(Task details):
The entries that follow include a run beginning at the line with "Blue Kiln Co." and ending at the line with "Fixed operating costs ....."; restate that run word for word and leave the rest out.

(Records to use):

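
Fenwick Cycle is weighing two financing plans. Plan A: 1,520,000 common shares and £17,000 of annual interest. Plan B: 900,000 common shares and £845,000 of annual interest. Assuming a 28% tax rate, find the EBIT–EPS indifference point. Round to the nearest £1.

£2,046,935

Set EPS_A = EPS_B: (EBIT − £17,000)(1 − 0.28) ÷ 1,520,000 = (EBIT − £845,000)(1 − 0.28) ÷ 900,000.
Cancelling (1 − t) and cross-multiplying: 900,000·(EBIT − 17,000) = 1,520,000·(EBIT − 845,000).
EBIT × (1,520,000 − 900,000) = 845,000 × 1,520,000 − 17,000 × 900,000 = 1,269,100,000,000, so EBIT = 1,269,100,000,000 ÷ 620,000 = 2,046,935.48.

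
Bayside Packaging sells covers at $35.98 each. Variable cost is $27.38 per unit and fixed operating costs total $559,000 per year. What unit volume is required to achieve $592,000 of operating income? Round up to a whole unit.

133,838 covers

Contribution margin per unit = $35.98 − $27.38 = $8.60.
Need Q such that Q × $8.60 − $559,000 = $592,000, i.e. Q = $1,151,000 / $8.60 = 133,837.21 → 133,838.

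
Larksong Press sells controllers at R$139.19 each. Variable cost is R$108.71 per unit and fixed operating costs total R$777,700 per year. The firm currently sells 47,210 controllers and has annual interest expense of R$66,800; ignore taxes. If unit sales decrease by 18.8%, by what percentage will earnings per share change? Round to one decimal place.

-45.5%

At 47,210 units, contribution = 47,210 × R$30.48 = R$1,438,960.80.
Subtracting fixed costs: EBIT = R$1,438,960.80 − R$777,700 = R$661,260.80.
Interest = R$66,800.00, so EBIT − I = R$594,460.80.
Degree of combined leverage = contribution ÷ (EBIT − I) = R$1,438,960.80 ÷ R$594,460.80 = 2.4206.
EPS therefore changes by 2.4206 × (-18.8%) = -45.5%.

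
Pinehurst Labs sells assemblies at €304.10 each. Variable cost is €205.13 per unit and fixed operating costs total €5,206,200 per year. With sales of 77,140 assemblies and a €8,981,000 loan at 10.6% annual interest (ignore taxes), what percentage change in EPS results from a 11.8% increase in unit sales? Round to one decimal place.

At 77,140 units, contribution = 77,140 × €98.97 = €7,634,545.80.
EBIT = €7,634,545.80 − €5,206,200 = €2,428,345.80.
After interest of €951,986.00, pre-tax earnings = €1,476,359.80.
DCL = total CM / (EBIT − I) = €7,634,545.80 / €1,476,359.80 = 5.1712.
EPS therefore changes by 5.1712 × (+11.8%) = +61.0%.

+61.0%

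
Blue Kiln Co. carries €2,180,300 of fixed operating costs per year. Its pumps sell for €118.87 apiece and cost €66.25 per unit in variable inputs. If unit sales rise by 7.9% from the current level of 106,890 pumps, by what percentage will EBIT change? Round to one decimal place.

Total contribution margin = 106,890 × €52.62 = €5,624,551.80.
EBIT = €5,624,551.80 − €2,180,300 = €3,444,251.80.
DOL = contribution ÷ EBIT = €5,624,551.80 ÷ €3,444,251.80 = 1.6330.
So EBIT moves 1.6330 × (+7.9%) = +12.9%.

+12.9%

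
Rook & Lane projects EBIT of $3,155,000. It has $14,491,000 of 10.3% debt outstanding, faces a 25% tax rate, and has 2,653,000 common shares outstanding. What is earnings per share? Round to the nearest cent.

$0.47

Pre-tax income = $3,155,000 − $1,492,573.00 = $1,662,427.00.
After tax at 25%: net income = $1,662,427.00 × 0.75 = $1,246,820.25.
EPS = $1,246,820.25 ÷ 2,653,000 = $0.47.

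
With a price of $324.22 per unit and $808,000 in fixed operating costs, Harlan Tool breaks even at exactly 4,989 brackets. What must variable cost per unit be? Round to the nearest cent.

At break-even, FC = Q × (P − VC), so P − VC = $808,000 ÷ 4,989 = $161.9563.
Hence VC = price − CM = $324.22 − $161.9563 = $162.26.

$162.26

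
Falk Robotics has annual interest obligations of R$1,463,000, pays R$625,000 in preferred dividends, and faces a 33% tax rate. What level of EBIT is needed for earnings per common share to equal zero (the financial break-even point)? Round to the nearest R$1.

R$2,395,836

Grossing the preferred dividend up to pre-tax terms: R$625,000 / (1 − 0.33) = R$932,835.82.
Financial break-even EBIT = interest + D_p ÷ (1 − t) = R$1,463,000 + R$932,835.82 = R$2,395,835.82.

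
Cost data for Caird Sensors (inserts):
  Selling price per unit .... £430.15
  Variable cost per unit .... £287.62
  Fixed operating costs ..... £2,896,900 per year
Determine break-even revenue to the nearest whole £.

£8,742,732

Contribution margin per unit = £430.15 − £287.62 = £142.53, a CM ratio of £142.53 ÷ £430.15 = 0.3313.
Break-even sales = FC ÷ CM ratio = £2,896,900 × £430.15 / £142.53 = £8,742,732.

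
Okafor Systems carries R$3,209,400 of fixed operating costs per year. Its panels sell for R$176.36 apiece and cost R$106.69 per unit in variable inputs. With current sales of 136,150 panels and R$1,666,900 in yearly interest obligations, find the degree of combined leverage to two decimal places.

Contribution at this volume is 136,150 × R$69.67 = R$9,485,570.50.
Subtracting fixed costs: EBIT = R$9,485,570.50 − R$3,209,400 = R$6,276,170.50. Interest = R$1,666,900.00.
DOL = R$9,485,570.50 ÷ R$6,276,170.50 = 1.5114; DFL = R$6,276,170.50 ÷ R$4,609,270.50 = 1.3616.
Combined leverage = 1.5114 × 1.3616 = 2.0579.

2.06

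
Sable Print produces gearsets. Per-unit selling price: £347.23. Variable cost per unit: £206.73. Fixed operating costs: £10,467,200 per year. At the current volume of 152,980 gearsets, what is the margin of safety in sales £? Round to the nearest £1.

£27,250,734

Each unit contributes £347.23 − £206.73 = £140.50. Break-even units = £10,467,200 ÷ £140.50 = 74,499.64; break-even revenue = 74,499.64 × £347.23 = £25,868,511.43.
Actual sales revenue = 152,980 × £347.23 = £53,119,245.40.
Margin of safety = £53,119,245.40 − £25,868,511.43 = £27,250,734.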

(Output for this exercise):
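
Blue Kiln Co. carries €2,180,300 of fixed operating costs per year. Its pumps sell for €118.87 apiece and cost €66.25 per unit in variable inputs. If unit sales rise by 7.9% from the current level of 106,890 pumps, by what percentage will EBIT change? Round to one decimal place.

Total contribution margin = 106,890 × €52.62 = €5,624,551.80.
EBIT = €5,624,551.80 − €2,180,300 = €3,444,251.80.
DOL = contribution ÷ EBIT = €5,624,551.80 ÷ €3,444,251.80 = 1.6330.
So EBIT moves 1.6330 × (+7.9%) = +12.9%.

+12.9%

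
Rook & Lane projects EBIT of $3,155,000. It has $14,491,000 of 10.3% debt outstanding, faces a 25% tax rate, and has 2,653,000 common shares outstanding. What is earnings per share? Round to the nearest cent.

$0.47

Pre-tax income = $3,155,000 − $1,492,573.00 = $1,662,427.00.
After tax at 25%: net income = $1,662,427.00 × 0.75 = $1,246,820.25.
EPS = $1,246,820.25 ÷ 2,653,000 = $0.47.

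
With a price of $324.22 per unit and $808,000 in fixed operating costs, Harlan Tool breaks even at exactly 4,989 brackets. What must variable cost per unit be? Round to the nearest cent.

At break-even, FC = Q × (P − VC), so P − VC = $808,000 ÷ 4,989 = $161.9563.
Hence VC = price − CM = $324.22 − $161.9563 = $162.26.

$162.26

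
Falk Robotics has annual interest obligations of R$1,463,000, pays R$625,000 in preferred dividends, and faces a 33% tax rate. What level of EBIT is needed for earnings per common share to equal zero (the financial break-even point)? Round to the nearest R$1.

R$2,395,836

Grossing the preferred dividend up to pre-tax terms: R$625,000 / (1 − 0.33) = R$932,835.82.
Financial break-even EBIT = interest + D_p ÷ (1 − t) = R$1,463,000 + R$932,835.82 = R$2,395,835.82.

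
Cost data for Caird Sensors (inserts):
  Selling price per unit .... £430.15
  Variable cost per unit .... £287.62
  Fixed operating costs ..... £2,896,900 per year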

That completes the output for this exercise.